DATA TO USE =>
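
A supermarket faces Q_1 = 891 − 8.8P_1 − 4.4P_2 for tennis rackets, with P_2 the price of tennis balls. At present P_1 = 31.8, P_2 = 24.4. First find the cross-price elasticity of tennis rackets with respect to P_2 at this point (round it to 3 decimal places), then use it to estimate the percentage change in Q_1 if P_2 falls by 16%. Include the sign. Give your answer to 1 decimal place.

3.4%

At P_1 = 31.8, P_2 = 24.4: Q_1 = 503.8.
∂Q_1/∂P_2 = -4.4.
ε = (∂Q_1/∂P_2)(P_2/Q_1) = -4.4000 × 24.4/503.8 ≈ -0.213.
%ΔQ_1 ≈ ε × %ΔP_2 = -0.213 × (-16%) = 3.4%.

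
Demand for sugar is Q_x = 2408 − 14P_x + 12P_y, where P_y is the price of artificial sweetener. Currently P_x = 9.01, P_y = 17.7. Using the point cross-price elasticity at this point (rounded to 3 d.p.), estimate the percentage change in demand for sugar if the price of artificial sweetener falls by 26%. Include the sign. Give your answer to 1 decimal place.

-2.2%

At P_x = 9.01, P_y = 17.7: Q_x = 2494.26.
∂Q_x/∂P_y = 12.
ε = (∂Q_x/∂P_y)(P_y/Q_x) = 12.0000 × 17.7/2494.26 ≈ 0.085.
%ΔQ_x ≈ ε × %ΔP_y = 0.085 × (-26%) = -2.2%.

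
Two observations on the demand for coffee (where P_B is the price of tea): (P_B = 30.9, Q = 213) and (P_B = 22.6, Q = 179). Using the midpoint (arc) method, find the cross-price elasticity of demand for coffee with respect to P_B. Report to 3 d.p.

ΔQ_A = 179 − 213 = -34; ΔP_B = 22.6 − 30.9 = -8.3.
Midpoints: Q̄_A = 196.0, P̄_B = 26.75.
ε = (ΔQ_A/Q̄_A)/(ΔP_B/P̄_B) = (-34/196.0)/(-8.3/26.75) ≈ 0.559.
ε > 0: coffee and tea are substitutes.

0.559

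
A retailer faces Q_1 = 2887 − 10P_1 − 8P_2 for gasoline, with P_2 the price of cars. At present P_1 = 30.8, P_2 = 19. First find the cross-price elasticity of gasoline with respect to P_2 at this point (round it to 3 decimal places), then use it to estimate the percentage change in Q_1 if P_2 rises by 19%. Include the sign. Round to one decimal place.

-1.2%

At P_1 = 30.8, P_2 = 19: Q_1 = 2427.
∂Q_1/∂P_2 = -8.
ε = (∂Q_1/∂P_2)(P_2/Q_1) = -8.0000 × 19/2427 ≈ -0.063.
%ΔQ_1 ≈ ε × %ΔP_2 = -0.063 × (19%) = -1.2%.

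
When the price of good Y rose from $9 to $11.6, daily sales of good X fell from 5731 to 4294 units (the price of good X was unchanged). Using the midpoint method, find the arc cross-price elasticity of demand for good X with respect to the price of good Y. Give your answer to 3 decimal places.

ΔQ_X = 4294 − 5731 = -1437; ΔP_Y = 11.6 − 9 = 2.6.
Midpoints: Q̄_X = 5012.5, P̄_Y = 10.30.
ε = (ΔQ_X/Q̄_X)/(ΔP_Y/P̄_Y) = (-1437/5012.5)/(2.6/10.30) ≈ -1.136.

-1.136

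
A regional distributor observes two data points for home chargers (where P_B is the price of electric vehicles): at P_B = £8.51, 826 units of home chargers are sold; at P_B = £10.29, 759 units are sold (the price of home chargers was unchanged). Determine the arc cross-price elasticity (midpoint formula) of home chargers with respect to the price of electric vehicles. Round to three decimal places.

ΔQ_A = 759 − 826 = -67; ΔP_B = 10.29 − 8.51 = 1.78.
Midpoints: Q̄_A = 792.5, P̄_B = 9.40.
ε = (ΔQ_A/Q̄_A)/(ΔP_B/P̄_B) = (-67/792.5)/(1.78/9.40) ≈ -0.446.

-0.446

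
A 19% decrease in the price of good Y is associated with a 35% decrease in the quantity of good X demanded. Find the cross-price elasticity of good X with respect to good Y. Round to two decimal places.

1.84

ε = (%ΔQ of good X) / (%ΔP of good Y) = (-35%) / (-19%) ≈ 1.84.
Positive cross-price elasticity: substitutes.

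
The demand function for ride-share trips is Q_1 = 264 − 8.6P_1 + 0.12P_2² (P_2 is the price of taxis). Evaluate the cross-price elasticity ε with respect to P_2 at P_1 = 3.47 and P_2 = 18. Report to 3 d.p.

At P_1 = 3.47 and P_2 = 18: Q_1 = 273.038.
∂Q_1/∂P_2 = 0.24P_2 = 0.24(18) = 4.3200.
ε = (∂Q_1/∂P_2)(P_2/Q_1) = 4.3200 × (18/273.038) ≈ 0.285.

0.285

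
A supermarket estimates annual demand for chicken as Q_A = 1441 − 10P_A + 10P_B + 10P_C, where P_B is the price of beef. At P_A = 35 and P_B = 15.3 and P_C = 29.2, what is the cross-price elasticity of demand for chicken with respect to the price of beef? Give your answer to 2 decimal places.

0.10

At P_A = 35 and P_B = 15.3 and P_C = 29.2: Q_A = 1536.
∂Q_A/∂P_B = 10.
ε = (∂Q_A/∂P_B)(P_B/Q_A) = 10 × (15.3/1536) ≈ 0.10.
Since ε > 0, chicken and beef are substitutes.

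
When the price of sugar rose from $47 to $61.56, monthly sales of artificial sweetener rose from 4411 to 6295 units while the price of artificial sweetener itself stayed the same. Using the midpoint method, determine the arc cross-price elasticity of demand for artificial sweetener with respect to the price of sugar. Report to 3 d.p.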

PROBLEM => The answer must be the same records, repeated exactly and in full.

EXPECTED ANSWER =>
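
A supermarket faces Q_1 = 891 − 8.8P_1 − 4.4P_2 for tennis rackets, with P_2 the price of tennis balls. At present P_1 = 31.8, P_2 = 24.4. First find the cross-price elasticity of tennis rackets with respect to P_2 at this point (round it to 3 decimal places), then use it to estimate the percentage change in Q_1 if P_2 falls by 16%. Include the sign. Give your answer to 1 decimal place.

3.4%

At P_1 = 31.8, P_2 = 24.4: Q_1 = 503.8.
∂Q_1/∂P_2 = -4.4.
ε = (∂Q_1/∂P_2)(P_2/Q_1) = -4.4000 × 24.4/503.8 ≈ -0.213.
%ΔQ_1 ≈ ε × %ΔP_2 = -0.213 × (-16%) = 3.4%.

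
Demand for sugar is Q_x = 2408 − 14P_x + 12P_y, where P_y is the price of artificial sweetener. Currently P_x = 9.01, P_y = 17.7. Using the point cross-price elasticity at this point (rounded to 3 d.p.), estimate the percentage change in demand for sugar if the price of artificial sweetener falls by 26%. Include the sign. Give your answer to 1 decimal place.

-2.2%

At P_x = 9.01, P_y = 17.7: Q_x = 2494.26.
∂Q_x/∂P_y = 12.
ε = (∂Q_x/∂P_y)(P_y/Q_x) = 12.0000 × 17.7/2494.26 ≈ 0.085.
%ΔQ_x ≈ ε × %ΔP_y = 0.085 × (-26%) = -2.2%.

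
Two observations on the demand for coffee (where P_B is the price of tea): (P_B = 30.9, Q = 213) and (P_B = 22.6, Q = 179). Using the midpoint (arc) method, find the cross-price elasticity of demand for coffee with respect to P_B. Report to 3 d.p.

ΔQ_A = 179 − 213 = -34; ΔP_B = 22.6 − 30.9 = -8.3.
Midpoints: Q̄_A = 196.0, P̄_B = 26.75.
ε = (ΔQ_A/Q̄_A)/(ΔP_B/P̄_B) = (-34/196.0)/(-8.3/26.75) ≈ 0.559.
ε > 0: coffee and tea are substitutes.

0.559

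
A retailer faces Q_1 = 2887 − 10P_1 − 8P_2 for gasoline, with P_2 the price of cars. At present P_1 = 30.8, P_2 = 19. First find the cross-price elasticity of gasoline with respect to P_2 at this point (round it to 3 decimal places), then use it to estimate the percentage change in Q_1 if P_2 rises by 19%. Include the sign. Round to one decimal place.

-1.2%

At P_1 = 30.8, P_2 = 19: Q_1 = 2427.
∂Q_1/∂P_2 = -8.
ε = (∂Q_1/∂P_2)(P_2/Q_1) = -8.0000 × 19/2427 ≈ -0.063.
%ΔQ_1 ≈ ε × %ΔP_2 = -0.063 × (19%) = -1.2%.

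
When the price of good Y rose from $9 to $11.6, daily sales of good X fell from 5731 to 4294 units (the price of good X was unchanged). Using the midpoint method, find the arc cross-price elasticity of demand for good X with respect to the price of good Y. Give your answer to 3 decimal places.

ΔQ_X = 4294 − 5731 = -1437; ΔP_Y = 11.6 − 9 = 2.6.
Midpoints: Q̄_X = 5012.5, P̄_Y = 10.30.
ε = (ΔQ_X/Q̄_X)/(ΔP_Y/P̄_Y) = (-1437/5012.5)/(2.6/10.30) ≈ -1.136.

-1.136

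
A regional distributor observes two data points for home chargers (where P_B is the price of electric vehicles): at P_B = £8.51, 826 units of home chargers are sold; at P_B = £10.29, 759 units are sold (the price of home chargers was unchanged). Determine the arc cross-price elasticity (midpoint formula) of home chargers with respect to the price of electric vehicles. Round to three decimal places.

ΔQ_A = 759 − 826 = -67; ΔP_B = 10.29 − 8.51 = 1.78.
Midpoints: Q̄_A = 792.5, P̄_B = 9.40.
ε = (ΔQ_A/Q̄_A)/(ΔP_B/P̄_B) = (-67/792.5)/(1.78/9.40) ≈ -0.446.

-0.446

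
A 19% decrease in the price of good Y is associated with a 35% decrease in the quantity of good X demanded. Find the cross-price elasticity of good X with respect to good Y. Round to two decimal places.

1.84

ε = (%ΔQ of good X) / (%ΔP of good Y) = (-35%) / (-19%) ≈ 1.84.
Positive cross-price elasticity: substitutes.

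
The demand function for ride-share trips is Q_1 = 264 − 8.6P_1 + 0.12P_2² (P_2 is the price of taxis). Evaluate the cross-price elasticity ε with respect to P_2 at P_1 = 3.47 and P_2 = 18. Report to 3 d.p.

At P_1 = 3.47 and P_2 = 18: Q_1 = 273.038.
∂Q_1/∂P_2 = 0.24P_2 = 0.24(18) = 4.3200.
ε = (∂Q_1/∂P_2)(P_2/Q_1) = 4.3200 × (18/273.038) ≈ 0.285.

0.285

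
A supermarket estimates annual demand for chicken as Q_A = 1441 − 10P_A + 10P_B + 10P_C, where P_B is the price of beef. At P_A = 35 and P_B = 15.3 and P_C = 29.2, what is the cross-price elasticity of demand for chicken with respect to the price of beef? Give your answer to 2 decimal places.

0.10

At P_A = 35 and P_B = 15.3 and P_C = 29.2: Q_A = 1536.
∂Q_A/∂P_B = 10.
ε = (∂Q_A/∂P_B)(P_B/Q_A) = 10 × (15.3/1536) ≈ 0.10.
Since ε > 0, chicken and beef are substitutes.

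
When the price of sugar rose from $47 to $61.56, monthly sales of artificial sweetener rose from 4411 to 6295 units while the price of artificial sweetener itself stayed the same. Using the midpoint method, determine the arc cross-price elasticity of demand for artificial sweetener with respect to the price of sugar. Report to 3 d.p.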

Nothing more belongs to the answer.